◆ **Work task**:
When "certain" occurs in a line of the material, copy that line.

◆ **Input records**:
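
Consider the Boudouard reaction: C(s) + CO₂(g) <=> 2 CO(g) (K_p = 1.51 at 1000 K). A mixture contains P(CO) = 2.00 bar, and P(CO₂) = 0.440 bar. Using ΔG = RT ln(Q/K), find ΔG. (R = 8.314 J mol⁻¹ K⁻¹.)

ΔG = 14.9 kJ/mol

(C is a pure solid — omitted from Q_p.)
Q_p = P(CO)² / P(CO₂) = (2.00)² / (0.440) = 9.09
ΔG = RT ln(Q_p/K_p) = (8.314 J mol⁻¹ K⁻¹)(1000 K) × ln(9.09/1.51)
   = (8.314 kJ/mol)(1.795) = 14.9 kJ/mol
ΔG > 0, so the forward reaction is non-spontaneous (proceeds in reverse).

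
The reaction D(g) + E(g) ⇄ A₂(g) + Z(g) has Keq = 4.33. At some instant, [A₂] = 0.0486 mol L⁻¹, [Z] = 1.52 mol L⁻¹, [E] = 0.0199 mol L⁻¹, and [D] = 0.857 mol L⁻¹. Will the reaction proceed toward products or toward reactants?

no net change (already at equilibrium)

Q = [A₂]·[Z] / ([D]·[E]) = (0.0486)·(1.52) / ((0.857)·(0.0199)) = 4.33
Q = 4.33 = Keq, so the system is already at equilibrium.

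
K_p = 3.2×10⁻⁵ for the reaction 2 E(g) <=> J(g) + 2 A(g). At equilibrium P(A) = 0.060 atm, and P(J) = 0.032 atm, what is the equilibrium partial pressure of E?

P(E) = 1.9 atm

At equilibrium, K_p = P(J)·P(A)² / P(E)² = 3.2×10⁻⁵.
(0.032)·(0.060)² / (P(E))² = 3.2×10⁻⁵
P(E)² = 3.60 ⇒ P(E) = 1.9 atm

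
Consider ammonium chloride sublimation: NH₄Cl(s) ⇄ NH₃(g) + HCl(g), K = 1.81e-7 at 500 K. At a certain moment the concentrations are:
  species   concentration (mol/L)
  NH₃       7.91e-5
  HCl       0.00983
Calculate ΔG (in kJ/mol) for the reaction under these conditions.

ΔG = 6.06 kJ/mol

(NH₄Cl is a pure solid — omitted from Q.)
Q = [NH₃]·[HCl] = (7.91e-5)·(0.00983) = 7.78e-7
ΔG = RT ln(Q/K) = (8.314 J mol⁻¹ K⁻¹)(500 K) × ln(7.78e-7/1.81e-7)
   = (4.157 kJ/mol)(1.458) = 6.06 kJ/mol
ΔG > 0, so the forward reaction is non-spontaneous (proceeds in reverse).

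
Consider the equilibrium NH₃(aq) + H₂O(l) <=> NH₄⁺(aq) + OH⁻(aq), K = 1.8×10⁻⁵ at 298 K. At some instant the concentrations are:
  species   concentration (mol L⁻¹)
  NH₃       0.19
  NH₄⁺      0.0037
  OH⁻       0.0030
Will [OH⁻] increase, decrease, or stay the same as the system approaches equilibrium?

decrease

(H₂O is a pure liquid — omitted from Q.)
Q = [NH₄⁺]·[OH⁻] / [NH₃] = (0.0037)·(0.0030) / (0.19) = 5.8×10⁻⁵
Q = 5.8×10⁻⁵ > K = 1.8×10⁻⁵: net reverse reaction.
OH⁻ is a product, so it decreases.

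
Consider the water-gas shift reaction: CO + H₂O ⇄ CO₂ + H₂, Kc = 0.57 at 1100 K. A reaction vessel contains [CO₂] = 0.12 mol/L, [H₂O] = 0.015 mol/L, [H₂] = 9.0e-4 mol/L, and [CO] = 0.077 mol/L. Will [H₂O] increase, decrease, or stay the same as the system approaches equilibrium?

decrease

Qc = [CO₂]·[H₂] / ([CO]·[H₂O]) = (0.12)·(9.0e-4) / ((0.077)·(0.015)) = 0.094
Qc = 0.094 < Kc = 0.57: net forward reaction.
H₂O is a reactant, so it decreases.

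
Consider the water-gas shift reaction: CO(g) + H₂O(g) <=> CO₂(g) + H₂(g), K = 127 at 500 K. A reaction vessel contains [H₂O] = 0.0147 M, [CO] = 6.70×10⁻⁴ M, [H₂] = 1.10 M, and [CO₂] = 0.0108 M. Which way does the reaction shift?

to the left

Q = [CO₂]·[H₂] / ([CO]·[H₂O]) = (0.0108)·(1.10) / ((6.70×10⁻⁴)·(0.0147)) = 1210
Q = 1210 > K = 127, so the reverse reaction proceeds.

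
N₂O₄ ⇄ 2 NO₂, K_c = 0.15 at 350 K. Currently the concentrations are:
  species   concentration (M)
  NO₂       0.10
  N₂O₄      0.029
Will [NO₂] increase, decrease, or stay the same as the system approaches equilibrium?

decrease

Q_c = [NO₂]² / [N₂O₄] = (0.10)² / (0.029) = 0.34
Q_c = 0.34 > K_c = 0.15: net reverse reaction.
NO₂ is a product, so it decreases.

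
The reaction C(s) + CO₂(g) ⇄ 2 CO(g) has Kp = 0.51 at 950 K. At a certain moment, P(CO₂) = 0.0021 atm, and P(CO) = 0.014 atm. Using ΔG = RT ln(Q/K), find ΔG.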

◆ **Output below**:
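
Consider ammonium chloride sublimation: NH₄Cl(s) ⇄ NH₃(g) + HCl(g), K = 1.81e-7 at 500 K. At a certain moment the concentrations are:
The reaction C(s) + CO₂(g) ⇄ 2 CO(g) has Kp = 0.51 at 950 K. At a certain moment, P(CO₂) = 0.0021 atm, and P(CO) = 0.014 atm. Using ΔG = RT ln(Q/K), find ΔG.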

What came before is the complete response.